BEGIN Dataset
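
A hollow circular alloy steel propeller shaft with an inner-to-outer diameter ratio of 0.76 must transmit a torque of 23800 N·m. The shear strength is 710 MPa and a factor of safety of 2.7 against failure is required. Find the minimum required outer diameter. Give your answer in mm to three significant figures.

τ_allow = 710/2.7 = 263.0 MPa.
For a hollow shaft τ = 16T/[πd_o³(1−k⁴)] with k = 0.76, so 1−k⁴ = 0.6664.
d_o³ = 16T/[π τ_allow (1−k⁴)] = 16×2.3800×10^7/(π×263.0×0.6664) = 691700 mm³.
d_o = 88.44 mm.

d_o = 88.4 mm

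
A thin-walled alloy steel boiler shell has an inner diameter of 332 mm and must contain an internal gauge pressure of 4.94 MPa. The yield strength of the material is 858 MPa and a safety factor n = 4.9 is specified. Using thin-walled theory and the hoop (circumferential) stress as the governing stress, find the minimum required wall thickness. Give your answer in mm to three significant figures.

σ_allow = 858/4.9 = 175.1 MPa.
Hoop stress σ_h = pD/(2t), so t = pD/(2σ_allow) = 4.94×332/(2×175.1) = 4.683 mm.

t = 4.68 mm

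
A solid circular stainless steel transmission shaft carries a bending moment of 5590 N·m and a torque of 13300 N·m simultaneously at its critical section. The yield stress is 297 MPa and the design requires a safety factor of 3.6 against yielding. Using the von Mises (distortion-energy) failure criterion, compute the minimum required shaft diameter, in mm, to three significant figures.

d = 116 mm

σ_allow = σ_y/n = 297/3.6 = 82.50 MPa.
For a solid shaft σ_b = 32M/(πd³) and τ = 16T/(πd³), so the von Mises stress is σ' = (16/πd³)·√(4M²+3T²).
√(4M²+3T²) = √(4×(5.590×10^6)² + 3×(1.330×10^7)²) = 2.561×10^7 N·mm.
d³ = 16×2.561×10^7/(π×82.50) = 1.581×10^6 mm³.
d = 116.5 mm.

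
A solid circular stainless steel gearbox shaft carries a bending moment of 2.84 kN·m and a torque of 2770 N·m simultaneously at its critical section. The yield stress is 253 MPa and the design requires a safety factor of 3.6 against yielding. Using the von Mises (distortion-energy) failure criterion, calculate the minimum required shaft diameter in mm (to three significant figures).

σ_allow = σ_y/n = 253/3.6 = 70.28 MPa.
For a solid shaft σ_b = 32M/(πd³) and τ = 16T/(πd³), so the von Mises stress is σ' = (16/πd³)·√(4M²+3T²).
√(4M²+3T²) = √(4×(2.840×10^6)² + 3×(2.770×10^6)²) = 7.435×10^6 N·mm.
d³ = 16×7.435×10^6/(π×70.28) = 538800 mm³.
d = 81.37 mm.

d = 81.4 mm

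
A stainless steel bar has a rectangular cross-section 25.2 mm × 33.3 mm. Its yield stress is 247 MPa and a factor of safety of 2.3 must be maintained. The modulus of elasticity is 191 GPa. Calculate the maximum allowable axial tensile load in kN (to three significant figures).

σ_allow = 247/2.3 = 107.4 MPa.
A = 25.2×33.3 = 839.2 mm².
F_allow = σ_allow × A = 107.4×839.2 = 90120 N.

F_allow = 90.1 kN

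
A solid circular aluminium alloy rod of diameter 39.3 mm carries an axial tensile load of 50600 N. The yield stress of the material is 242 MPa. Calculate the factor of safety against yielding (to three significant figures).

n = 5.80

A = πd²/4 = 1213 mm².
σ = F/A = 50600/1213 = 41.71 MPa.
n = 242/41.71 = 5.801.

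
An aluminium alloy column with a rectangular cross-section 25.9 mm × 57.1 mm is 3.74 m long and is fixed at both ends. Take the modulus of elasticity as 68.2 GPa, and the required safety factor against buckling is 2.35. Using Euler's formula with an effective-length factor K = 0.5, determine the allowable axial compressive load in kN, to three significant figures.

Buckling occurs about the weak axis: I_min = h·b³/12 = 57.1×25.9³/12 = 82670 mm⁴ (b = 25.9 mm is the smaller dimension).
Effective length L_e = KL = 0.5×3.74 m = 1870 mm.
Euler critical load P_cr = π²EI/L_e² = π²×68200×82670/1870² = 15910 N.
P_allow = P_cr/n = 15910/2.35 = 6772 N.

P_allow = 6.77 kN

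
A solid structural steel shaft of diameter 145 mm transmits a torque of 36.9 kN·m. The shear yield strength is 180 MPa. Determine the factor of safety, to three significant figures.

n = 2.92

τ = 16T/(πd³) = 16×3.6900×10^7/(π×145³) = 61.64 MPa.
n = τ_limit/τ = 180/61.64 = 2.920.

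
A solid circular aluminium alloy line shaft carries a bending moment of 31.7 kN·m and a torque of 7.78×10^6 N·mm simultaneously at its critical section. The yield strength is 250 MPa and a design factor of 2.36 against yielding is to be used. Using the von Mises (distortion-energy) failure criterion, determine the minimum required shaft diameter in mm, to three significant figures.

σ_allow = σ_y/n = 250/2.36 = 105.9 MPa.
For a solid shaft σ_b = 32M/(πd³) and τ = 16T/(πd³), so the von Mises stress is σ' = (16/πd³)·√(4M²+3T²).
√(4M²+3T²) = √(4×(3.170×10^7)² + 3×(7.780×10^6)²) = 6.482×10^7 N·mm.
d³ = 16×6.482×10^7/(π×105.9) = 3.116×10^6 mm³.
d = 146.1 mm.

d = 146 mm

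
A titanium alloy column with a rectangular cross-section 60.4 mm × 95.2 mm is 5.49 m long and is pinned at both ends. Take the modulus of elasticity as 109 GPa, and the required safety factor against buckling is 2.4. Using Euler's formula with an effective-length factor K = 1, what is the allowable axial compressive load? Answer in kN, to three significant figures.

Buckling occurs about the weak axis: I_min = h·b³/12 = 95.2×60.4³/12 = 1.748×10^6 mm⁴ (b = 60.4 mm is the smaller dimension).
Effective length L_e = KL = 1×5.49 m = 5490 mm.
Euler critical load P_cr = π²EI/L_e² = π²×109000×1.748×10^6/5490² = 62390 N.
P_allow = P_cr/n = 62390/2.4 = 26000 N.

P_allow = 26.0 kN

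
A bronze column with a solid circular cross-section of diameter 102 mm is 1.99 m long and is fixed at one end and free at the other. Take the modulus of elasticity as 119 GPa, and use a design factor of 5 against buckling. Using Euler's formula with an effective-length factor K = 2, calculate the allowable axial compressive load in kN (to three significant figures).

P_allow = 78.8 kN

I = πd⁴/64 = π×102⁴/64 = 5.313×10^6 mm⁴.
Effective length L_e = KL = 2×1.99 m = 3980 mm.
Euler critical load P_cr = π²EI/L_e² = π²×119000×5.313×10^6/3980² = 394000 N.
P_allow = P_cr/n = 394000/5 = 78790 N.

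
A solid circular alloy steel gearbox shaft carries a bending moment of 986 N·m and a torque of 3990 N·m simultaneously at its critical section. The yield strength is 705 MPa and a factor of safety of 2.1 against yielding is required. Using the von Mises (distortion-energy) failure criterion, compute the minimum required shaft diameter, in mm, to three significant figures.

σ_allow = σ_y/n = 705/2.1 = 335.7 MPa.
For a solid shaft σ_b = 32M/(πd³) and τ = 16T/(πd³), so the von Mises stress is σ' = (16/πd³)·√(4M²+3T²).
√(4M²+3T²) = √(4×(986000)² + 3×(3.990×10^6)²) = 7.187×10^6 N·mm.
d³ = 16×7.187×10^6/(π×335.7) = 109000 mm³.
d = 47.77 mm.

d = 47.8 mm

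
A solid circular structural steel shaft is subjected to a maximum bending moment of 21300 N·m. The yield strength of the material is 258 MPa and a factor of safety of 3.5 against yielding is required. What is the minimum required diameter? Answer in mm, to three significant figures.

σ_allow = 258/3.5 = 73.71 MPa.
For a solid circular section σ = 32M/(πd³), so d³ = 32M/(π σ_allow) = 32×2.1300×10^7/(π×73.71) = 2.943×10^6 mm³.
d = 143.3 mm.

d = 143 mm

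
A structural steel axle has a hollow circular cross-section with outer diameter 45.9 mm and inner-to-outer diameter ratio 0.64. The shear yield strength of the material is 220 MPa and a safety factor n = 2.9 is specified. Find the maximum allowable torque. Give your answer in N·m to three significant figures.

τ_allow = 220/2.9 = 75.86 MPa.
For a hollow shaft T_allow = τ_allow·πd_o³(1−k⁴)/16 with 1−k⁴ = 0.8322, so πd_o³(1−k⁴)/16 = 15800 mm³.
T_allow = 75.86×15800 = 1.199×10^6 N·mm = 1199 N·m.

T_allow = 1200 N·m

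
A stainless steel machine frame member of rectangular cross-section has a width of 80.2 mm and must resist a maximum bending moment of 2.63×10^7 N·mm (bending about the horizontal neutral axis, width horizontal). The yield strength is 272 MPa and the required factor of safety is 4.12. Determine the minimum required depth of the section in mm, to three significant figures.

h = 173 mm

σ_allow = 272/4.12 = 66.02 MPa.
For a rectangular section σ = 6M/(bh²), so h² = 6M/(b σ_allow) = 6×2.6300×10^7/(80.2×66.02) = 29800 mm².
h = 172.6 mm.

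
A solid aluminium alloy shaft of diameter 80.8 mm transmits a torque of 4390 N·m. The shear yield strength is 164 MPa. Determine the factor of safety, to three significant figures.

τ = 16T/(πd³) = 16×4390000/(π×80.8³) = 42.38 MPa.
n = τ_limit/τ = 164/42.38 = 3.869.

n = 3.87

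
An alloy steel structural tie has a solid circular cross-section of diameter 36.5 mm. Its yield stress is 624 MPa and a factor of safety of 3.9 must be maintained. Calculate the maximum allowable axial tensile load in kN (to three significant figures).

F_allow = 167 kN

σ_allow = 624/3.9 = 160.0 MPa.
A = πd²/4 = π×36.5²/4 = 1046 mm².
F_allow = σ_allow × A = 160.0×1046 = 167400 N.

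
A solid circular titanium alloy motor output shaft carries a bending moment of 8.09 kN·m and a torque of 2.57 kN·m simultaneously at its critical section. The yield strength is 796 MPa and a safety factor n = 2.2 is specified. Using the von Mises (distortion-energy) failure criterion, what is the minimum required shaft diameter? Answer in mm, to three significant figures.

d = 61.8 mm

σ_allow = σ_y/n = 796/2.2 = 361.8 MPa.
For a solid shaft σ_b = 32M/(πd³) and τ = 16T/(πd³), so the von Mises stress is σ' = (16/πd³)·√(4M²+3T²).
√(4M²+3T²) = √(4×(8.090×10^6)² + 3×(2.570×10^6)²) = 1.678×10^7 N·mm.
d³ = 16×1.678×10^7/(π×361.8) = 236200 mm³.
d = 61.82 mm.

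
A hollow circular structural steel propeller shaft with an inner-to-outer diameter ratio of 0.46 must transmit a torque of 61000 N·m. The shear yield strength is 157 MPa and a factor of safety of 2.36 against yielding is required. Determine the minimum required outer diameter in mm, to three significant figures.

τ_allow = 157/2.36 = 66.53 MPa.
For a hollow shaft τ = 16T/[πd_o³(1−k⁴)] with k = 0.46, so 1−k⁴ = 0.9552.
d_o³ = 16T/[π τ_allow (1−k⁴)] = 16×6.1000×10^7/(π×66.53×0.9552) = 4.889×10^6 mm³.
d_o = 169.7 mm.

d_o = 170 mm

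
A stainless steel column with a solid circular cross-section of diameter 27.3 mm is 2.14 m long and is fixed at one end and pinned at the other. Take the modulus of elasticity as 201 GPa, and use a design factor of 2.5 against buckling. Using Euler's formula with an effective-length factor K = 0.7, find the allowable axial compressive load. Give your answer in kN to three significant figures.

I = πd⁴/64 = π×27.3⁴/64 = 27270 mm⁴.
Effective length L_e = KL = 0.7×2.14 m = 1498 mm.
Euler critical load P_cr = π²EI/L_e² = π²×201000×27270/1498² = 24100 N.
P_allow = P_cr/n = 24100/2.5 = 9642 N.

P_allow = 9.64 kN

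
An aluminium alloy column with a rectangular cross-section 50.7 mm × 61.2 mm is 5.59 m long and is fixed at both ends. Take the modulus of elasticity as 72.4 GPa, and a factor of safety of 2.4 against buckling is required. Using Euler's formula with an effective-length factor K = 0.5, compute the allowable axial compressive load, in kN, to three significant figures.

Buckling occurs about the weak axis: I_min = h·b³/12 = 61.2×50.7³/12 = 664700 mm⁴ (b = 50.7 mm is the smaller dimension).
Effective length L_e = KL = 0.5×5.59 m = 2795 mm.
Euler critical load P_cr = π²EI/L_e² = π²×72400×664700/2795² = 60800 N.
P_allow = P_cr/n = 60800/2.4 = 25330 N.

P_allow = 25.3 kN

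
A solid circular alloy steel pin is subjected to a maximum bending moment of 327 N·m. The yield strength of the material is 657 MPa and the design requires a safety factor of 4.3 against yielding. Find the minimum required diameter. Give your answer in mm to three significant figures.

σ_allow = 657/4.3 = 152.8 MPa.
For a solid circular section σ = 32M/(πd³), so d³ = 32M/(π σ_allow) = 32×327000/(π×152.8) = 21800 mm³.
d = 27.94 mm.

d = 27.9 mm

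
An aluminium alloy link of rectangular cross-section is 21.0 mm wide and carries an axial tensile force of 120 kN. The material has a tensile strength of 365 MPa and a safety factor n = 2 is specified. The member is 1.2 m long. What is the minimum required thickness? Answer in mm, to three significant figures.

t = 31.3 mm

σ_allow = 365/2 = 182.5 MPa.
Required area A = F/σ_allow = 120000/182.5 = 657.5 mm².
t = A/w = 657.5/21.0 = 31.31 mm.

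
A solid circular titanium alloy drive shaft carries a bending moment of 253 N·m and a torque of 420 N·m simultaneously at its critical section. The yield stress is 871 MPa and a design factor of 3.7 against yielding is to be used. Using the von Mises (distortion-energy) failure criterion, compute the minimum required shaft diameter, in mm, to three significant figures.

d = 26.8 mm

σ_allow = σ_y/n = 871/3.7 = 235.4 MPa.
For a solid shaft σ_b = 32M/(πd³) and τ = 16T/(πd³), so the von Mises stress is σ' = (16/πd³)·√(4M²+3T²).
√(4M²+3T²) = √(4×(253000)² + 3×(420000)²) = 886100 N·mm.
d³ = 16×886100/(π×235.4) = 19170 mm³.
d = 26.76 mm.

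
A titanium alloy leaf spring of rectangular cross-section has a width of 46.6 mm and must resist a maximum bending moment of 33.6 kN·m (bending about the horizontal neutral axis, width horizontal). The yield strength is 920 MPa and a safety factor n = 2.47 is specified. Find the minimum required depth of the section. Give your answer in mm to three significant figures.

σ_allow = 920/2.47 = 372.5 MPa.
For a rectangular section σ = 6M/(bh²), so h² = 6M/(b σ_allow) = 6×3.3600×10^7/(46.6×372.5) = 11610 mm².
h = 107.8 mm.

h = 108 mm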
END Dataset
Exercise —
From the line containing "A titanium alloy leaf" down to the final line of the records above, copy everything exactly and include nothing else.

Result —
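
A titanium alloy leaf spring of rectangular cross-section has a width of 46.6 mm and must resist a maximum bending moment of 33.6 kN·m (bending about the horizontal neutral axis, width horizontal). The yield strength is 920 MPa and a safety factor n = 2.47 is specified. Find the minimum required depth of the section. Give your answer in mm to three significant figures.

σ_allow = 920/2.47 = 372.5 MPa.
For a rectangular section σ = 6M/(bh²), so h² = 6M/(b σ_allow) = 6×3.3600×10^7/(46.6×372.5) = 11610 mm².
h = 107.8 mm.

h = 108 mm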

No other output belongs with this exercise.